# WHAT TO DO
Give the data back exactly as it stands.

# INPUT
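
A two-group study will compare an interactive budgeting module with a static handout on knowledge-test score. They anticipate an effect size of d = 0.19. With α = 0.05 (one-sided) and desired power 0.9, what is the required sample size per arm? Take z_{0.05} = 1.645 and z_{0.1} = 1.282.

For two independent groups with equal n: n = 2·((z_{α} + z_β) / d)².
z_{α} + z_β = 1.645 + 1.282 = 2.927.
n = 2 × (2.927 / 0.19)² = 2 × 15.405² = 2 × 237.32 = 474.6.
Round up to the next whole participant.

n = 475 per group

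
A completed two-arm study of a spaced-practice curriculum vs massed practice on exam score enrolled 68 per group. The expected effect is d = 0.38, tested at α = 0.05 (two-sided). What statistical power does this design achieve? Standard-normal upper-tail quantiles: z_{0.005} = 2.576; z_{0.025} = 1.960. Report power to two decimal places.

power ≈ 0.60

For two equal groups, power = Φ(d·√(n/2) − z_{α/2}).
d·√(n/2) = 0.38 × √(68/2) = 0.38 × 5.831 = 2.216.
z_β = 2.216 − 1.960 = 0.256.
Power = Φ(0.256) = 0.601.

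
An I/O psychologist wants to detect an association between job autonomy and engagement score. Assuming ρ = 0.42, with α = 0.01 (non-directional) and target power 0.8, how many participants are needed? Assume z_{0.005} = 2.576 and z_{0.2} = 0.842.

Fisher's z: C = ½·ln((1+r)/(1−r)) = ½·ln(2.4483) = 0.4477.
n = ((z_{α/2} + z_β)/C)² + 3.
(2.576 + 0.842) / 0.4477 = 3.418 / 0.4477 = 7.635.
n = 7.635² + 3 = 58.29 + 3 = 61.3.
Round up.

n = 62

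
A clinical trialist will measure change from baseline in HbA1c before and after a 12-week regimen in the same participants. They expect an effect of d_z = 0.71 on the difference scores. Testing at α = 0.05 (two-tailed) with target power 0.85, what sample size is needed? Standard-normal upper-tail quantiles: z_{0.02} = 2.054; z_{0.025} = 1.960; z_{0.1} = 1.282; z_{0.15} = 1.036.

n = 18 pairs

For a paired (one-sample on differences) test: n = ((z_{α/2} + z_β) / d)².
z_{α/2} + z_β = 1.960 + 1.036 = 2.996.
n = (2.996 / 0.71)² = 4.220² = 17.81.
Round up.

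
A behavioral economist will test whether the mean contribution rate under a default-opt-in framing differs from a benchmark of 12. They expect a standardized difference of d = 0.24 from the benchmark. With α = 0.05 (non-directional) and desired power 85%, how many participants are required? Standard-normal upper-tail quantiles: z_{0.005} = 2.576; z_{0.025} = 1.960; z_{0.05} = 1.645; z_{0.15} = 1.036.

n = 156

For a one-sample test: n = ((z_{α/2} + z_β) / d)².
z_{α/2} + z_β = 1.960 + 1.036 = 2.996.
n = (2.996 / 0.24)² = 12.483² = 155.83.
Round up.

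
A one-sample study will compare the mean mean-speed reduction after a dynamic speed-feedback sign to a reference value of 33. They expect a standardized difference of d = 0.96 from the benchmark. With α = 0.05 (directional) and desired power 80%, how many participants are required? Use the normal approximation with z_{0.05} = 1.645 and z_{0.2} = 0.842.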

# RESPONSE TO THE EXERCISE
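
A two-group study will compare an interactive budgeting module with a static handout on knowledge-test score. They anticipate an effect size of d = 0.19. With α = 0.05 (one-sided) and desired power 0.9, what is the required sample size per arm? Take z_{0.05} = 1.645 and z_{0.1} = 1.282.

For two independent groups with equal n: n = 2·((z_{α} + z_β) / d)².
z_{α} + z_β = 1.645 + 1.282 = 2.927.
n = 2 × (2.927 / 0.19)² = 2 × 15.405² = 2 × 237.32 = 474.6.
Round up to the next whole participant.

n = 475 per group

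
A completed two-arm study of a spaced-practice curriculum vs massed practice on exam score enrolled 68 per group. The expected effect is d = 0.38, tested at α = 0.05 (two-sided). What statistical power does this design achieve? Standard-normal upper-tail quantiles: z_{0.005} = 2.576; z_{0.025} = 1.960. Report power to two decimal places.

power ≈ 0.60

For two equal groups, power = Φ(d·√(n/2) − z_{α/2}).
d·√(n/2) = 0.38 × √(68/2) = 0.38 × 5.831 = 2.216.
z_β = 2.216 − 1.960 = 0.256.
Power = Φ(0.256) = 0.601.

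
An I/O psychologist wants to detect an association between job autonomy and engagement score. Assuming ρ = 0.42, with α = 0.01 (non-directional) and target power 0.8, how many participants are needed? Assume z_{0.005} = 2.576 and z_{0.2} = 0.842.

Fisher's z: C = ½·ln((1+r)/(1−r)) = ½·ln(2.4483) = 0.4477.
n = ((z_{α/2} + z_β)/C)² + 3.
(2.576 + 0.842) / 0.4477 = 3.418 / 0.4477 = 7.635.
n = 7.635² + 3 = 58.29 + 3 = 61.3.
Round up.

n = 62

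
A clinical trialist will measure change from baseline in HbA1c before and after a 12-week regimen in the same participants. They expect an effect of d_z = 0.71 on the difference scores. Testing at α = 0.05 (two-tailed) with target power 0.85, what sample size is needed? Standard-normal upper-tail quantiles: z_{0.02} = 2.054; z_{0.025} = 1.960; z_{0.1} = 1.282; z_{0.15} = 1.036.

n = 18 pairs

For a paired (one-sample on differences) test: n = ((z_{α/2} + z_β) / d)².
z_{α/2} + z_β = 1.960 + 1.036 = 2.996.
n = (2.996 / 0.71)² = 4.220² = 17.81.
Round up.

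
A behavioral economist will test whether the mean contribution rate under a default-opt-in framing differs from a benchmark of 12. They expect a standardized difference of d = 0.24 from the benchmark. With α = 0.05 (non-directional) and desired power 85%, how many participants are required? Standard-normal upper-tail quantiles: z_{0.005} = 2.576; z_{0.025} = 1.960; z_{0.05} = 1.645; z_{0.15} = 1.036.

n = 156

For a one-sample test: n = ((z_{α/2} + z_β) / d)².
z_{α/2} + z_β = 1.960 + 1.036 = 2.996.
n = (2.996 / 0.24)² = 12.483² = 155.83.
Round up.

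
A one-sample study will compare the mean mean-speed reduction after a dynamic speed-feedback sign to a reference value of 33. They expect a standardized difference of d = 0.96 from the benchmark. With α = 0.05 (directional) and desired power 80%, how many participants are required? Use the normal approximation with z_{0.05} = 1.645 and z_{0.2} = 0.842.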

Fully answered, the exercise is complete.